------ THE INPUT
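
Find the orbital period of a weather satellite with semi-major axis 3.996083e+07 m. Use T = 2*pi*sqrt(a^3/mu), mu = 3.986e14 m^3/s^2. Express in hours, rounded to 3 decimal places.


Step 1: a^3 / mu = 6.381217e+22 / 3.986e14 = 1.600907e+08
Step 2: sqrt(1.600907e+08) = 12652.6969 s
Step 3: T = 2*pi * 12652.6969 = 79499.24 s
Step 4: T in hours = 79499.24 / 3600 = 22.083 hours

22.083


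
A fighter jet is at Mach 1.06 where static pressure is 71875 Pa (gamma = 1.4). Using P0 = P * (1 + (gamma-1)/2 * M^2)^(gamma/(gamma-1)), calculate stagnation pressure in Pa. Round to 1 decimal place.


Step 1: (gamma-1)/2 * M^2 = 0.2 * 1.1236 = 0.22472
Step 2: 1 + 0.22472 = 1.22472
Step 3: Exponent gamma/(gamma-1) = 3.5
Step 4: P0 = 71875 * 1.22472^3.5 = 146119.0 Pa

146119.0


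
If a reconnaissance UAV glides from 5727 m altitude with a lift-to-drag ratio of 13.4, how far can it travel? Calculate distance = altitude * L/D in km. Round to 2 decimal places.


Step 1: Glide distance = altitude * L/D = 5727 * 13.4 = 76741.8 m
Step 2: Convert to km: 76741.8 / 1000 = 76.74 km

76.74


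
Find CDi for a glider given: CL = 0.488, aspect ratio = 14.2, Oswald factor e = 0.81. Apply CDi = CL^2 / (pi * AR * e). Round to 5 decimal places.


Step 1: CL^2 = 0.488^2 = 0.238144
Step 2: pi * AR * e = 3.14159 * 14.2 * 0.81 = 36.134599
Step 3: CDi = 0.238144 / 36.134599 = 0.00659

0.00659


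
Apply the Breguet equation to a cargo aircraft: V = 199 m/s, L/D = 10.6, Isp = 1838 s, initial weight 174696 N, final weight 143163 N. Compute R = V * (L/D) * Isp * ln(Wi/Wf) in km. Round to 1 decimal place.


Step 1: Coefficient = V * (L/D) * Isp = 199 * 10.6 * 1838 = 3877077.2 m
Step 2: Wi/Wf = 174696 / 143163 = 1.220259
Step 3: ln(1.220259) = 0.199063
Step 4: R = 3877077.2 * 0.199063 = 771784.5 m = 771.8 km

771.8


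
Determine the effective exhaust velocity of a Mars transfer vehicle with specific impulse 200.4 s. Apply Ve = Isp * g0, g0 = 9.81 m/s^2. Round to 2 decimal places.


Step 1: Ve = Isp * g0 = 200.4 * 9.81
Step 2: Ve = 1965.92 m/s

1965.92


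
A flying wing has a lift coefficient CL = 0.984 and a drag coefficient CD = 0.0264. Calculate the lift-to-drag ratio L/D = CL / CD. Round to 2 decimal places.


Step 1: L/D = CL / CD = 0.984 / 0.0264
Step 2: L/D = 37.27

37.27


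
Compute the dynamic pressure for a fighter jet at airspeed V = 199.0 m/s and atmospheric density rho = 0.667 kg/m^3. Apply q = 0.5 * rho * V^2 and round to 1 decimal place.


Step 1: V^2 = 199.0^2 = 39601.0
Step 2: q = 0.5 * 0.667 * 39601.0
Step 3: q = 13206.9 Pa

13206.9


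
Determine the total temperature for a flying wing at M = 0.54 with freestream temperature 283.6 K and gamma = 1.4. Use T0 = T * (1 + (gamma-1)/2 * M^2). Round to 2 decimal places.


Step 1: (gamma-1)/2 = 0.2
Step 2: M^2 = 0.2916
Step 3: 1 + 0.2 * 0.2916 = 1.05832
Step 4: T0 = 283.6 * 1.05832 = 300.14 K

300.14


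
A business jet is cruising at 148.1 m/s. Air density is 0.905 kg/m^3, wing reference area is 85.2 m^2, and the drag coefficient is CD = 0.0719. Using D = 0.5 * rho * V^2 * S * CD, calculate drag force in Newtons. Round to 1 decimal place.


Step 1: Dynamic pressure q = 0.5 * 0.905 * 148.1^2 = 9924.9585 Pa
Step 2: Drag D = q * S * CD = 9924.9585 * 85.2 * 0.0719
Step 3: D = 60799.1 N

60799.1


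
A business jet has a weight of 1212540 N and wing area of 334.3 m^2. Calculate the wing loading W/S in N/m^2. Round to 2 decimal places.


Step 1: Wing loading = W / S = 1212540 / 334.3
Step 2: Wing loading = 3627.10 N/m^2

3627.10


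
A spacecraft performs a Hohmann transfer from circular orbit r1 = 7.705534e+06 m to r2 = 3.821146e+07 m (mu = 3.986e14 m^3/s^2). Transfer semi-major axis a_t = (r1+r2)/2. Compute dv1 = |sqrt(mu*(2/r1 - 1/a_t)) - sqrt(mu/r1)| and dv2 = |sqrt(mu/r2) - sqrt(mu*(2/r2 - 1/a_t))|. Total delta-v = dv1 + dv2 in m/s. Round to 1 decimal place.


Step 1: Transfer semi-major axis a_t = (7.705534e+06 + 3.821146e+07) / 2 = 2.295850e+07 m
Step 2: v1 (circular at r1) = sqrt(mu/r1) = 7192.29 m/s
Step 3: v_t1 = sqrt(mu*(2/r1 - 1/a_t)) = 9278.81 m/s
Step 4: dv1 = |9278.81 - 7192.29| = 2086.52 m/s
Step 5: v2 (circular at r2) = 3229.77 m/s, v_t2 = 1871.12 m/s
Step 6: dv2 = |3229.77 - 1871.12| = 1358.65 m/s
Step 7: Total delta-v = 2086.52 + 1358.65 = 3445.2 m/s

3445.2


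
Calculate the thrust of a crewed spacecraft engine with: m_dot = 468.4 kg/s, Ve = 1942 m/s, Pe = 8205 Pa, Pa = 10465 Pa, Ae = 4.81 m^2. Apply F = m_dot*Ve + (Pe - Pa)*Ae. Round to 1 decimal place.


Step 1: Momentum thrust = m_dot * Ve = 468.4 * 1942 = 909632.8 N
Step 2: Pressure thrust = (Pe - Pa) * Ae = (8205 - 10465) * 4.81 = -10870.60 N
Step 3: Total thrust F = 909632.8 + -10870.60 = 898762.2 N

898762.2


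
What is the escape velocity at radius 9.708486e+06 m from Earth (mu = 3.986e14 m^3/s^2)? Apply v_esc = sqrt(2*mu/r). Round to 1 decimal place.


Step 1: 2*mu/r = 2 * 3.986e14 / 9.708486e+06 = 82113730.1944
Step 2: v_esc = sqrt(82113730.1944) = 9061.7 m/s

9061.7


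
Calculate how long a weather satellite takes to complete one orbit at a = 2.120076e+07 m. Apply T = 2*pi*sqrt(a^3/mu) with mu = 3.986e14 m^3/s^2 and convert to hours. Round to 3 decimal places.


Step 1: a^3 / mu = 9.529153e+21 / 3.986e14 = 2.390655e+07
Step 2: sqrt(2.390655e+07) = 4889.433 s
Step 3: T = 2*pi * 4889.433 = 30721.21 s
Step 4: T in hours = 30721.21 / 3600 = 8.534 hours

8.534


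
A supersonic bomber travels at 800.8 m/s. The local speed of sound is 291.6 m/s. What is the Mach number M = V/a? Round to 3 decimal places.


Step 1: M = V / a = 800.8 / 291.6
Step 2: M = 2.746

2.746


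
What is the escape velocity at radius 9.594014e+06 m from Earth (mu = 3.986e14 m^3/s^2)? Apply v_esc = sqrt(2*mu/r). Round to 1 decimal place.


Step 1: 2*mu/r = 2 * 3.986e14 / 9.594014e+06 = 83093478.913
Step 2: v_esc = sqrt(83093478.913) = 9115.6 m/s

9115.6


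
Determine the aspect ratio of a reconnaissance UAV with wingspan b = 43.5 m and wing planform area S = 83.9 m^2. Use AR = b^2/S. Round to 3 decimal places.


Step 1: b^2 = 43.5^2 = 1892.25
Step 2: AR = 1892.25 / 83.9 = 22.554

22.554


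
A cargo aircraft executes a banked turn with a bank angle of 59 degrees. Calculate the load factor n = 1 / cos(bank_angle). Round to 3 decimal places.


Step 1: Convert 59 degrees to radians = 1.029744
Step 2: cos(59 deg) = 0.515038
Step 3: n = 1 / 0.515038 = 1.942

1.942


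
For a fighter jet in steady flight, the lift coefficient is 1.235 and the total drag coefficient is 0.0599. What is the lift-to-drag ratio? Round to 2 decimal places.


Step 1: L/D = CL / CD = 1.235 / 0.0599
Step 2: L/D = 20.62

20.62


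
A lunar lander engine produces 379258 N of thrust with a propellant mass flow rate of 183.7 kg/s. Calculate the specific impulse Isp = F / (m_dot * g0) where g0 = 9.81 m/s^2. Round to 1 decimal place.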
------------
### HOW TO COMPLETE THIS TASK
The lines from the one containing "For a fighter jet in" to the final line of the listing above must be set down exactly, both included.

### PROBLEM SOLUTION
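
For a fighter jet in steady flight, the lift coefficient is 1.235 and the total drag coefficient is 0.0599. What is the lift-to-drag ratio? Round to 2 decimal places.


Step 1: L/D = CL / CD = 1.235 / 0.0599
Step 2: L/D = 20.62

20.62


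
A lunar lander engine produces 379258 N of thrust with a propellant mass flow rate of 183.7 kg/s. Calculate the specific impulse Isp = F / (m_dot * g0) where g0 = 9.81 m/s^2. Round to 1 decimal place.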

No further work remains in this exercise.